Material for this task:
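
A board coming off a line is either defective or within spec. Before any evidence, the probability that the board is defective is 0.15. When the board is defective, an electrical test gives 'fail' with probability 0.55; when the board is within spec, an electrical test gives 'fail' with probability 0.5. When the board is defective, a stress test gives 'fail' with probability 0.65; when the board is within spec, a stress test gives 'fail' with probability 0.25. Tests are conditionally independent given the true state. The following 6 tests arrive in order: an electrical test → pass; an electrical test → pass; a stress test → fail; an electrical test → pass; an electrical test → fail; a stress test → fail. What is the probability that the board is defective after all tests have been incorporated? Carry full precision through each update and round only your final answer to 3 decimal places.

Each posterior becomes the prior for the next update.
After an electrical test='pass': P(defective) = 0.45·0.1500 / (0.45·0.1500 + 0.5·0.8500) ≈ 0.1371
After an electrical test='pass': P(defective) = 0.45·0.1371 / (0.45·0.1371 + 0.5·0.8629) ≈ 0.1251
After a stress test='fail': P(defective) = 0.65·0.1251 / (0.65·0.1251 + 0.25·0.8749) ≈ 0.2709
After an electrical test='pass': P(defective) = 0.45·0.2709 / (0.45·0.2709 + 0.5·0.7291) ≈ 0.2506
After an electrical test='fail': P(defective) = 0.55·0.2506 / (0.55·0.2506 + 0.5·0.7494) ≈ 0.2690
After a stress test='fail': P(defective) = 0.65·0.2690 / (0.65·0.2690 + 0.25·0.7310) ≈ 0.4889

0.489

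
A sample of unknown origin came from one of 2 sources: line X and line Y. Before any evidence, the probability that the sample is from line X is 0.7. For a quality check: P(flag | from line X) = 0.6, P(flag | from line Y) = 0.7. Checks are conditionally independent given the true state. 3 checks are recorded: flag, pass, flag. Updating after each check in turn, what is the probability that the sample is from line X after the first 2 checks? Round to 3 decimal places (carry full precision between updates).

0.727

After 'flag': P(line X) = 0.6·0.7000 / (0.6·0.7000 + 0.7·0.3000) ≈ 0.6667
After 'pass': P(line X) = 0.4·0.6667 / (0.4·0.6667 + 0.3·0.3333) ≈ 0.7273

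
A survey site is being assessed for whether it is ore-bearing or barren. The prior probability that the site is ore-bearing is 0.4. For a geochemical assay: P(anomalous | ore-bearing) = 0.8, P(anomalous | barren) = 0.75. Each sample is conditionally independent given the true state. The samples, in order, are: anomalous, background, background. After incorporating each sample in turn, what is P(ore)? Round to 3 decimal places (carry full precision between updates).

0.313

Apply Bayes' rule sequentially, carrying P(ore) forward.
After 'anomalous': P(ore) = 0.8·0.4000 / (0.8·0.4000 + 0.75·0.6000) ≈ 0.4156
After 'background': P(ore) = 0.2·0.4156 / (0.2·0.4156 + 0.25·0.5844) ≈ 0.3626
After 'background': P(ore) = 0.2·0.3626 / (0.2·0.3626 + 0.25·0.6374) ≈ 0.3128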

Exercise prompt: Print the material once more. Change nothing.

Exercise solution:
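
A board coming off a line is either defective or within spec. Before any evidence, the probability that the board is defective is 0.15. When the board is defective, an electrical test gives 'fail' with probability 0.55; when the board is within spec, an electrical test gives 'fail' with probability 0.5. When the board is defective, a stress test gives 'fail' with probability 0.65; when the board is within spec, a stress test gives 'fail' with probability 0.25. Tests are conditionally independent given the true state. The following 6 tests arrive in order: an electrical test → pass; an electrical test → pass; a stress test → fail; an electrical test → pass; an electrical test → fail; a stress test → fail. What is the probability that the board is defective after all tests have been incorporated? Carry full precision through each update and round only your final answer to 3 decimal places.

Each posterior becomes the prior for the next update.
After an electrical test='pass': P(defective) = 0.45·0.1500 / (0.45·0.1500 + 0.5·0.8500) ≈ 0.1371
After an electrical test='pass': P(defective) = 0.45·0.1371 / (0.45·0.1371 + 0.5·0.8629) ≈ 0.1251
After a stress test='fail': P(defective) = 0.65·0.1251 / (0.65·0.1251 + 0.25·0.8749) ≈ 0.2709
After an electrical test='pass': P(defective) = 0.45·0.2709 / (0.45·0.2709 + 0.5·0.7291) ≈ 0.2506
After an electrical test='fail': P(defective) = 0.55·0.2506 / (0.55·0.2506 + 0.5·0.7494) ≈ 0.2690
After a stress test='fail': P(defective) = 0.65·0.2690 / (0.65·0.2690 + 0.25·0.7310) ≈ 0.4889

0.489

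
A sample of unknown origin came from one of 2 sources: line X and line Y. Before any evidence, the probability that the sample is from line X is 0.7. For a quality check: P(flag | from line X) = 0.6, P(flag | from line Y) = 0.7. Checks are conditionally independent given the true state. 3 checks are recorded: flag, pass, flag. Updating after each check in turn, what is the probability that the sample is from line X after the first 2 checks? Round to 3 decimal places (carry full precision between updates).

0.727

After 'flag': P(line X) = 0.6·0.7000 / (0.6·0.7000 + 0.7·0.3000) ≈ 0.6667
After 'pass': P(line X) = 0.4·0.6667 / (0.4·0.6667 + 0.3·0.3333) ≈ 0.7273

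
A survey site is being assessed for whether it is ore-bearing or barren. The prior probability that the site is ore-bearing is 0.4. For a geochemical assay: P(anomalous | ore-bearing) = 0.8, P(anomalous | barren) = 0.75. Each sample is conditionally independent given the true state. The samples, in order, are: anomalous, background, background. After incorporating each sample in turn, what is P(ore)? Round to 3 decimal places (carry full precision between updates).

0.313

Apply Bayes' rule sequentially, carrying P(ore) forward.
After 'anomalous': P(ore) = 0.8·0.4000 / (0.8·0.4000 + 0.75·0.6000) ≈ 0.4156
After 'background': P(ore) = 0.2·0.4156 / (0.2·0.4156 + 0.25·0.5844) ≈ 0.3626
After 'background': P(ore) = 0.2·0.3626 / (0.2·0.3626 + 0.25·0.6374) ≈ 0.3128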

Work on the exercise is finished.